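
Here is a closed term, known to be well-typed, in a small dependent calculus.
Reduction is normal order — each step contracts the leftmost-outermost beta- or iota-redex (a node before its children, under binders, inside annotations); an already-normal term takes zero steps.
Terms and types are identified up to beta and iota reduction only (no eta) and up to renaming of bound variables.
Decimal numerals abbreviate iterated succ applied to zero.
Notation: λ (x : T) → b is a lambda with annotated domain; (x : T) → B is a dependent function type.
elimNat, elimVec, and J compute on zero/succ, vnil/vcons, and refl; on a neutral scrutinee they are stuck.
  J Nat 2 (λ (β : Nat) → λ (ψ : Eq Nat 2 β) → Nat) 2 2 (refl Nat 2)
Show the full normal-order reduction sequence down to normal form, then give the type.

reduction (normal order):
  J Nat 2 (λ (β : Nat) → λ (ψ : Eq Nat 2 β) → Nat) 2 2 (refl Nat 2)
  ~> 2
inferred type:
  Nat


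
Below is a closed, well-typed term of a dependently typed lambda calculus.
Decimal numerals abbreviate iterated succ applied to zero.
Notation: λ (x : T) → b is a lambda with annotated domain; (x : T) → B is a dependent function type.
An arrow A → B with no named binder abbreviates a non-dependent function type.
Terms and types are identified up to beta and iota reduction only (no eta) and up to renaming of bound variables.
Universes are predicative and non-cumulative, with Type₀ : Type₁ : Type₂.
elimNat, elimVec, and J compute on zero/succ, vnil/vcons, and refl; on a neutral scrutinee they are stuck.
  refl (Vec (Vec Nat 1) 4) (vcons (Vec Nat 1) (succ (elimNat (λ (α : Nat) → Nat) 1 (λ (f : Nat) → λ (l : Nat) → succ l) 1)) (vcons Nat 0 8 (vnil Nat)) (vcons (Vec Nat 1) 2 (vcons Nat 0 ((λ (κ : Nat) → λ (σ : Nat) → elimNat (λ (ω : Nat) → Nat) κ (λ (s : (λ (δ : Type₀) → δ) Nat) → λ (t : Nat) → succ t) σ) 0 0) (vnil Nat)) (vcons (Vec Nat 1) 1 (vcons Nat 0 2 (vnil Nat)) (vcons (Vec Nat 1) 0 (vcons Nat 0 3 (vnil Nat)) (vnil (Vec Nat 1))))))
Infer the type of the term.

inferred type:
  Eq (Vec (Vec Nat 1) 4) (vcons (Vec Nat 1) 3 (vcons Nat 0 8 (vnil Nat)) (vcons (Vec Nat 1) 2 (vcons Nat 0 0 (vnil Nat)) (vcons (Vec Nat 1) 1 (vcons Nat 0 2 (vnil Nat)) (vcons (Vec Nat 1) 0 (vcons Nat 0 3 (vnil Nat)) (vnil (Vec Nat 1)))))) (vcons (Vec Nat 1) 3 (vcons Nat 0 8 (vnil Nat)) (vcons (Vec Nat 1) 2 (vcons Nat 0 0 (vnil Nat)) (vcons (Vec Nat 1) 1 (vcons Nat 0 2 (vnil Nat)) (vcons (Vec Nat 1) 0 (vcons Nat 0 3 (vnil Nat)) (vnil (Vec Nat 1))))))


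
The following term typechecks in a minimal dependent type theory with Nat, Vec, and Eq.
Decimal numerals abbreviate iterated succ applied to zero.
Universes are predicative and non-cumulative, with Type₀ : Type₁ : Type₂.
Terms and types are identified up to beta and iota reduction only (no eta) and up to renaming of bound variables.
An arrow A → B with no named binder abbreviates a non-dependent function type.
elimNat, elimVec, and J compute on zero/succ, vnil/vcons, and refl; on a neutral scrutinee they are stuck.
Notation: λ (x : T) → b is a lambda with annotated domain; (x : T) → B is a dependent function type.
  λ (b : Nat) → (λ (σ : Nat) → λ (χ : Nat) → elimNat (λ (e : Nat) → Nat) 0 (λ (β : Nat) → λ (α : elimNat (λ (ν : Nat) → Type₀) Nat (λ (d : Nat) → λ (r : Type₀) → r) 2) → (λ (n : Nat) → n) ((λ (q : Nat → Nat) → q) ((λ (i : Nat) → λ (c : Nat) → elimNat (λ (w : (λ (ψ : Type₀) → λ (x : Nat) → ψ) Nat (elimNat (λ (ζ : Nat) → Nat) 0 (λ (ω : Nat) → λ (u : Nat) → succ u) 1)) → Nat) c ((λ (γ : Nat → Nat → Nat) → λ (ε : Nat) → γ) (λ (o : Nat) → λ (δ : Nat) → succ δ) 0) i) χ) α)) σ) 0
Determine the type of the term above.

type:
  Nat → Nat → Nat


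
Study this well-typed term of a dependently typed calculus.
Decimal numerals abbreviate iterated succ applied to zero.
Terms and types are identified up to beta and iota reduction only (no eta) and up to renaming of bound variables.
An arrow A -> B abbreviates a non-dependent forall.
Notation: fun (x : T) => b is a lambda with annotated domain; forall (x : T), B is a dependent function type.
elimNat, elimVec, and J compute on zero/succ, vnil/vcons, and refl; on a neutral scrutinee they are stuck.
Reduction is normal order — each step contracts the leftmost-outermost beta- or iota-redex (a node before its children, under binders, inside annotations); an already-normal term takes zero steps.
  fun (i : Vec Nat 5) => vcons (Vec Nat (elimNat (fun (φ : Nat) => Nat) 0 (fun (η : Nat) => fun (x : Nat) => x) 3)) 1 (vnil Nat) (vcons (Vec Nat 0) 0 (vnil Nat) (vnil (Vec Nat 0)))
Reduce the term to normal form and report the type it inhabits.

reduced normal form:
  fun (i : Vec Nat 5) => vcons (Vec Nat 0) 1 (vnil Nat) (vcons (Vec Nat 0) 0 (vnil Nat) (vnil (Vec Nat 0)))
type:
  Vec Nat 5 -> Vec (Vec Nat 0) 2


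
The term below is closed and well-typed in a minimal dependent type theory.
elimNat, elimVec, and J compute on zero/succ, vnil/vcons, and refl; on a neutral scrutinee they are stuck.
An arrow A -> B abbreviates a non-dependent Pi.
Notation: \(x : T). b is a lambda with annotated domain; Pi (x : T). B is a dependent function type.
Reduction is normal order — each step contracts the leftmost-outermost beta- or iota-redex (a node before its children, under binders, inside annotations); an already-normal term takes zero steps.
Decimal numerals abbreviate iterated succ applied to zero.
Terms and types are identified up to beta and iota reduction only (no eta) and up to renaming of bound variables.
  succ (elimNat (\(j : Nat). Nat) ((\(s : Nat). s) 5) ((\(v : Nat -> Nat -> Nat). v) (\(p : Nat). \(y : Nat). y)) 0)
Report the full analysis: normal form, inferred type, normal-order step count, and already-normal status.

reduced normal form:
  6
type:
  Nat
steps to reach normal form (normal order): 2
term was already normal: no
first redex: an elimNat iota-redex


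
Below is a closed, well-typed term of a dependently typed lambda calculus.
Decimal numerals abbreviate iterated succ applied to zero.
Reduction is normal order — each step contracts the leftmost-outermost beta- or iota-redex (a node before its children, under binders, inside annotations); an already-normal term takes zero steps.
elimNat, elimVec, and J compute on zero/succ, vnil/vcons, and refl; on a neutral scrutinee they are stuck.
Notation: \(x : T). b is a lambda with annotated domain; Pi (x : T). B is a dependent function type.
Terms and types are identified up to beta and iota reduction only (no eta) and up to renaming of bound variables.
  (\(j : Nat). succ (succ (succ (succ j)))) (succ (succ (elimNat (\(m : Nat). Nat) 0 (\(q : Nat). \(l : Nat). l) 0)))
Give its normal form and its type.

reduced normal form:
  6
inferred type:
  Nat
observation: the leftmost-outermost redex is a beta-redex, and normalization takes 2 steps.


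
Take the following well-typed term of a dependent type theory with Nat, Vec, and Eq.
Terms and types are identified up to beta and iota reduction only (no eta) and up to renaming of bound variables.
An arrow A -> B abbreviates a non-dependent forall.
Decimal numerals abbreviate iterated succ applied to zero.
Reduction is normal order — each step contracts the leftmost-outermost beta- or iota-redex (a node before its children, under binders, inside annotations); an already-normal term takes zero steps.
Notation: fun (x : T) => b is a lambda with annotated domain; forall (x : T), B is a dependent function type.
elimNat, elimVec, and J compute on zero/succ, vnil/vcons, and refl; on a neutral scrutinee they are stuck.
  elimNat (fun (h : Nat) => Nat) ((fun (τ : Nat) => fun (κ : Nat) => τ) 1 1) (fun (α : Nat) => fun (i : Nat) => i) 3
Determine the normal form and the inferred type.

reduced normal form:
  1
the term's type:
  Nat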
========================================================================
- Task item -
Write out again, exactly, the line containing "Take the following" and every later line of the records. Omit the rest.

- Task answer -
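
Take the following well-typed term of a dependent type theory with Nat, Vec, and Eq.
Terms and types are identified up to beta and iota reduction only (no eta) and up to renaming of bound variables.
An arrow A -> B abbreviates a non-dependent forall.
Decimal numerals abbreviate iterated succ applied to zero.
Reduction is normal order — each step contracts the leftmost-outermost beta- or iota-redex (a node before its children, under binders, inside annotations); an already-normal term takes zero steps.
Notation: fun (x : T) => b is a lambda with annotated domain; forall (x : T), B is a dependent function type.
elimNat, elimVec, and J compute on zero/succ, vnil/vcons, and refl; on a neutral scrutinee they are stuck.
  elimNat (fun (h : Nat) => Nat) ((fun (τ : Nat) => fun (κ : Nat) => τ) 1 1) (fun (α : Nat) => fun (i : Nat) => i) 3
Determine the normal form and the inferred type.

reduced normal form:
  1
the term's type:
  Nat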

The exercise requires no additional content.